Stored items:
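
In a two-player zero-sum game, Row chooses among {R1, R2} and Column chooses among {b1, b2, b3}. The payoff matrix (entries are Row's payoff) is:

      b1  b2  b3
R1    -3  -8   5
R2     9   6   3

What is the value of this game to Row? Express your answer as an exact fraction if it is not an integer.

27/8

Row minima: R1 → -8, R2 → 3; maximin = 3.
Column maxima: b1 → 9, b2 → 6, b3 → 5; minimax = 5.
3 ≠ 5, so there is no saddle point; optimal play is mixed.
b1 is strictly dominated by b2 (it gives Row strictly more in every row), so Column never plays it.
On the remaining 2×2 (R1, R2 vs b2, b3):
Let Row play R1 with probability p. Expected payoff against b2: (-8)p + 6(1−p) = −14p + 6; against b3: 5p + 3(1−p) = 2p + 3.
Setting these equal: −14p + 6 = 2p + 3 ⇒ −16p = -3 ⇒ p = 3/16, and the value is (-14)·(3/16) + 6 = 27/8.
For Column: with q = P(b2), equating R1's and R2's payoffs gives −13q + 5 = 3q + 3 ⇒ q = 1/8.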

* **What you need to do**
When you answer, repeat each entry exactly as it appears above.

* **Written answer**
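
In a two-player zero-sum game, Row chooses among {R1, R2} and Column chooses among {b1, b2, b3}. The payoff matrix (entries are Row's payoff) is:

      b1  b2  b3
R1    -3  -8   5
R2     9   6   3

What is the value of this game to Row? Express your answer as an exact fraction if it is not an integer.

27/8

Row minima: R1 → -8, R2 → 3; maximin = 3.
Column maxima: b1 → 9, b2 → 6, b3 → 5; minimax = 5.
3 ≠ 5, so there is no saddle point; optimal play is mixed.
b1 is strictly dominated by b2 (it gives Row strictly more in every row), so Column never plays it.
On the remaining 2×2 (R1, R2 vs b2, b3):
Let Row play R1 with probability p. Expected payoff against b2: (-8)p + 6(1−p) = −14p + 6; against b3: 5p + 3(1−p) = 2p + 3.
Setting these equal: −14p + 6 = 2p + 3 ⇒ −16p = -3 ⇒ p = 3/16, and the value is (-14)·(3/16) + 6 = 27/8.
For Column: with q = P(b2), equating R1's and R2's payoffs gives −13q + 5 = 3q + 3 ⇒ q = 1/8.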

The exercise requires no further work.